## Exercise prompt
Each line below needs to be repeated precisely as it is.

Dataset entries
========================================================================
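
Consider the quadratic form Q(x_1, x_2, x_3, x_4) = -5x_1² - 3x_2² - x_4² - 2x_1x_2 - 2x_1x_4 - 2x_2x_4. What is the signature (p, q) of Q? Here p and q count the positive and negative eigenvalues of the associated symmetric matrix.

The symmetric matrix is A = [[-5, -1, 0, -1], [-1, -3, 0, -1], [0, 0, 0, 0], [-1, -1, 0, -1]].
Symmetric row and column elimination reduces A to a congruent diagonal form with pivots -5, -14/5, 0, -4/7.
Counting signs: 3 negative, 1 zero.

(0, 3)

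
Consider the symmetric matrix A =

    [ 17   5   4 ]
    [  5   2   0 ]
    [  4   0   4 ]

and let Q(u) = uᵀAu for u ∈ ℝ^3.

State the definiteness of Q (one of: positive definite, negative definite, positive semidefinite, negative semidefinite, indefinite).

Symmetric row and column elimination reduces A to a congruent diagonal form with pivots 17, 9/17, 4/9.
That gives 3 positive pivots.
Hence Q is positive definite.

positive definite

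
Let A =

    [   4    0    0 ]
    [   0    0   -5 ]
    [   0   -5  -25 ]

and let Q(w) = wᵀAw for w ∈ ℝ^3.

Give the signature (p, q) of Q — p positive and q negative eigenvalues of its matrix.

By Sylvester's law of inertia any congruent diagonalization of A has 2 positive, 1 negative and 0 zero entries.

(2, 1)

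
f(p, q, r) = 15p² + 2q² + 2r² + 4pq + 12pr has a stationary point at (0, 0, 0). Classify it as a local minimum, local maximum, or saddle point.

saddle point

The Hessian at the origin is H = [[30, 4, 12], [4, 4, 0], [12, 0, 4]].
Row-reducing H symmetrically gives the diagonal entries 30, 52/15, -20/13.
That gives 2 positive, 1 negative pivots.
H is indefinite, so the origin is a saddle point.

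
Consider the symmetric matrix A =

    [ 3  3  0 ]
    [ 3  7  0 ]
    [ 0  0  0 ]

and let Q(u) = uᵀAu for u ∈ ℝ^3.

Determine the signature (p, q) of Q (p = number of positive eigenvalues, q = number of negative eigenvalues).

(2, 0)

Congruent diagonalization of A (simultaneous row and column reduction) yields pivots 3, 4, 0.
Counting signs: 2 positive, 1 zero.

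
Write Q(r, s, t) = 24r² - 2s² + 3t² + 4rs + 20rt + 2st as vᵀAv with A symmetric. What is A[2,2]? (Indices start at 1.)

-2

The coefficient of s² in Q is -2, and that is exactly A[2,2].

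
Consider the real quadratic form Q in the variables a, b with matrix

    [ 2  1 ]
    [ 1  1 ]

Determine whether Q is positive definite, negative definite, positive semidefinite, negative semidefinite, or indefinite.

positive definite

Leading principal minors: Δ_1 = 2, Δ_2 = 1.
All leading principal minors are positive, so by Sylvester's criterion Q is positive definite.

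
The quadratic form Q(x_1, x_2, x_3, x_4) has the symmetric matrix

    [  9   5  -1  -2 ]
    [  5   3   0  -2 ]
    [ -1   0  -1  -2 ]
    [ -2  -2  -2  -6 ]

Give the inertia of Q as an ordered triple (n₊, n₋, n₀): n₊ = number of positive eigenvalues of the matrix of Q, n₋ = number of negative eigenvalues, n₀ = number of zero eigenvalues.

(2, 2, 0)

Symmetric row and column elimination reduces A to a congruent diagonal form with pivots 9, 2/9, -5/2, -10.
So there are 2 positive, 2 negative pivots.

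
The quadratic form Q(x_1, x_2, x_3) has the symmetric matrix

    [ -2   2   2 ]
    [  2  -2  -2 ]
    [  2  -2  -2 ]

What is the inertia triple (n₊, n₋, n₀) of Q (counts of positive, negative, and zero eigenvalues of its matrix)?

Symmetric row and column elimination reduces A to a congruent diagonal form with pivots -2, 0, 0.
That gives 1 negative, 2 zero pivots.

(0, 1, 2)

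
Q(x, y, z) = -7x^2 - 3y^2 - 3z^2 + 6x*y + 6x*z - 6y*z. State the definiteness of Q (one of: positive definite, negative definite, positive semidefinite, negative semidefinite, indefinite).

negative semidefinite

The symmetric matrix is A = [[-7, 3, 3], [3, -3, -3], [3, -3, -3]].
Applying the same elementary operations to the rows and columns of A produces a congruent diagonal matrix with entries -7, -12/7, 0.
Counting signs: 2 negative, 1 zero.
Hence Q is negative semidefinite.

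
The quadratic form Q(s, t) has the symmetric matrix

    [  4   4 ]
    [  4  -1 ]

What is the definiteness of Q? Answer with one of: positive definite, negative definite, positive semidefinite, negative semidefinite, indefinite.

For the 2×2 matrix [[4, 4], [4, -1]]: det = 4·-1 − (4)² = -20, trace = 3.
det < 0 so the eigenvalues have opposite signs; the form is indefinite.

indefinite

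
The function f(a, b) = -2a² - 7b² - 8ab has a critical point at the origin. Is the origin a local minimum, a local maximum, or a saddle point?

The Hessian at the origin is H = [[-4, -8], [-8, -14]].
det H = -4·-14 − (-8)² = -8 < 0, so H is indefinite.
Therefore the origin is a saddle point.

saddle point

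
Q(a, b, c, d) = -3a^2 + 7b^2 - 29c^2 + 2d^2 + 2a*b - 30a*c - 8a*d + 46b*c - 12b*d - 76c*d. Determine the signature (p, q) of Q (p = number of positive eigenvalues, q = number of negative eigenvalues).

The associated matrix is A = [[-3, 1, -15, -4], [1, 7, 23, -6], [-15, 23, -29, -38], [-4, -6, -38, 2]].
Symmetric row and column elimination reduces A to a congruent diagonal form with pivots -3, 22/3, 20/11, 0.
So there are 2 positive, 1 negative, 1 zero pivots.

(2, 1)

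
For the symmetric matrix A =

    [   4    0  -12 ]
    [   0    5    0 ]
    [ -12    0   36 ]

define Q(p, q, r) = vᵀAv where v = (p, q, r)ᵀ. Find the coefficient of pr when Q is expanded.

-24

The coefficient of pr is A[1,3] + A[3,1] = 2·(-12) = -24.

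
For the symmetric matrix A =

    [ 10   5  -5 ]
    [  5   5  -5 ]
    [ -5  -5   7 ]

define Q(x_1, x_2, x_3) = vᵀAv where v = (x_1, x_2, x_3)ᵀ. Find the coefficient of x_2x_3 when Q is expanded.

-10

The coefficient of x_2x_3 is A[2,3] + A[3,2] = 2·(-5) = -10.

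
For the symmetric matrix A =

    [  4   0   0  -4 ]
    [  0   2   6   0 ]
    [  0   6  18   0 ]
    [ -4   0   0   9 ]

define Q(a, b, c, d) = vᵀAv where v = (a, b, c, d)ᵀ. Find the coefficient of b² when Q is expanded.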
========================================================================
## Your solution
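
Consider the quadratic form Q(x_1, x_2, x_3, x_4) = -5x_1² - 3x_2² - x_4² - 2x_1x_2 - 2x_1x_4 - 2x_2x_4. What is the signature (p, q) of Q? Here p and q count the positive and negative eigenvalues of the associated symmetric matrix.

The symmetric matrix is A = [[-5, -1, 0, -1], [-1, -3, 0, -1], [0, 0, 0, 0], [-1, -1, 0, -1]].
Symmetric row and column elimination reduces A to a congruent diagonal form with pivots -5, -14/5, 0, -4/7.
Counting signs: 3 negative, 1 zero.

(0, 3)

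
Consider the symmetric matrix A =

    [ 17   5   4 ]
    [  5   2   0 ]
    [  4   0   4 ]

and let Q(u) = uᵀAu for u ∈ ℝ^3.

State the definiteness of Q (one of: positive definite, negative definite, positive semidefinite, negative semidefinite, indefinite).

Symmetric row and column elimination reduces A to a congruent diagonal form with pivots 17, 9/17, 4/9.
That gives 3 positive pivots.
Hence Q is positive definite.

positive definite

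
Let A =

    [   4    0    0 ]
    [   0    0   -5 ]
    [   0   -5  -25 ]

and let Q(w) = wᵀAw for w ∈ ℝ^3.

Give the signature (p, q) of Q — p positive and q negative eigenvalues of its matrix.

By Sylvester's law of inertia any congruent diagonalization of A has 2 positive, 1 negative and 0 zero entries.

(2, 1)

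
f(p, q, r) = 15p² + 2q² + 2r² + 4pq + 12pr has a stationary point at (0, 0, 0). Classify it as a local minimum, local maximum, or saddle point.

saddle point

The Hessian at the origin is H = [[30, 4, 12], [4, 4, 0], [12, 0, 4]].
Row-reducing H symmetrically gives the diagonal entries 30, 52/15, -20/13.
That gives 2 positive, 1 negative pivots.
H is indefinite, so the origin is a saddle point.

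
Consider the symmetric matrix A =

    [ 3  3  0 ]
    [ 3  7  0 ]
    [ 0  0  0 ]

and let Q(u) = uᵀAu for u ∈ ℝ^3.

Determine the signature (p, q) of Q (p = number of positive eigenvalues, q = number of negative eigenvalues).

(2, 0)

Congruent diagonalization of A (simultaneous row and column reduction) yields pivots 3, 4, 0.
Counting signs: 2 positive, 1 zero.

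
Write Q(r, s, t) = 24r² - 2s² + 3t² + 4rs + 20rt + 2st as vᵀAv with A symmetric. What is A[2,2]? (Indices start at 1.)

-2

The coefficient of s² in Q is -2, and that is exactly A[2,2].

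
Consider the real quadratic form Q in the variables a, b with matrix

    [ 2  1 ]
    [ 1  1 ]

Determine whether Q is positive definite, negative definite, positive semidefinite, negative semidefinite, or indefinite.

positive definite

Leading principal minors: Δ_1 = 2, Δ_2 = 1.
All leading principal minors are positive, so by Sylvester's criterion Q is positive definite.

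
The quadratic form Q(x_1, x_2, x_3, x_4) has the symmetric matrix

    [  9   5  -1  -2 ]
    [  5   3   0  -2 ]
    [ -1   0  -1  -2 ]
    [ -2  -2  -2  -6 ]

Give the inertia of Q as an ordered triple (n₊, n₋, n₀): n₊ = number of positive eigenvalues of the matrix of Q, n₋ = number of negative eigenvalues, n₀ = number of zero eigenvalues.

(2, 2, 0)

Symmetric row and column elimination reduces A to a congruent diagonal form with pivots 9, 2/9, -5/2, -10.
So there are 2 positive, 2 negative pivots.

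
The quadratic form Q(x_1, x_2, x_3) has the symmetric matrix

    [ -2   2   2 ]
    [  2  -2  -2 ]
    [  2  -2  -2 ]

What is the inertia triple (n₊, n₋, n₀) of Q (counts of positive, negative, and zero eigenvalues of its matrix)?

Symmetric row and column elimination reduces A to a congruent diagonal form with pivots -2, 0, 0.
That gives 1 negative, 2 zero pivots.

(0, 1, 2)

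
Q(x, y, z) = -7x^2 - 3y^2 - 3z^2 + 6x*y + 6x*z - 6y*z. State the definiteness of Q (one of: positive definite, negative definite, positive semidefinite, negative semidefinite, indefinite).

negative semidefinite

The symmetric matrix is A = [[-7, 3, 3], [3, -3, -3], [3, -3, -3]].
Applying the same elementary operations to the rows and columns of A produces a congruent diagonal matrix with entries -7, -12/7, 0.
Counting signs: 2 negative, 1 zero.
Hence Q is negative semidefinite.

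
The quadratic form Q(s, t) has the symmetric matrix

    [  4   4 ]
    [  4  -1 ]

What is the definiteness of Q? Answer with one of: positive definite, negative definite, positive semidefinite, negative semidefinite, indefinite.

For the 2×2 matrix [[4, 4], [4, -1]]: det = 4·-1 − (4)² = -20, trace = 3.
det < 0 so the eigenvalues have opposite signs; the form is indefinite.

indefinite

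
The function f(a, b) = -2a² - 7b² - 8ab has a critical point at the origin. Is the origin a local minimum, a local maximum, or a saddle point?

The Hessian at the origin is H = [[-4, -8], [-8, -14]].
det H = -4·-14 − (-8)² = -8 < 0, so H is indefinite.
Therefore the origin is a saddle point.

saddle point

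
Q(a, b, c, d) = -3a^2 + 7b^2 - 29c^2 + 2d^2 + 2a*b - 30a*c - 8a*d + 46b*c - 12b*d - 76c*d. Determine the signature (p, q) of Q (p = number of positive eigenvalues, q = number of negative eigenvalues).

The associated matrix is A = [[-3, 1, -15, -4], [1, 7, 23, -6], [-15, 23, -29, -38], [-4, -6, -38, 2]].
Symmetric row and column elimination reduces A to a congruent diagonal form with pivots -3, 22/3, 20/11, 0.
So there are 2 positive, 1 negative, 1 zero pivots.

(2, 1)

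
For the symmetric matrix A =

    [   4    0  -12 ]
    [   0    5    0 ]
    [ -12    0   36 ]

define Q(p, q, r) = vᵀAv where v = (p, q, r)ᵀ. Find the coefficient of pr when Q is expanded.

-24

The coefficient of pr is A[1,3] + A[3,1] = 2·(-12) = -24.

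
For the symmetric matrix A =

    [ 10   5  -5 ]
    [  5   5  -5 ]
    [ -5  -5   7 ]

define Q(x_1, x_2, x_3) = vᵀAv where v = (x_1, x_2, x_3)ᵀ. Find the coefficient of x_2x_3 when Q is expanded.

-10

The coefficient of x_2x_3 is A[2,3] + A[3,2] = 2·(-5) = -10.

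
For the symmetric matrix A =

    [  4   0   0  -4 ]
    [  0   2   6   0 ]
    [  0   6  18   0 ]
    [ -4   0   0   9 ]

define Q(a, b, c, d) = vᵀAv where v = (a, b, c, d)ᵀ. Find the coefficient of b² when Q is expanded.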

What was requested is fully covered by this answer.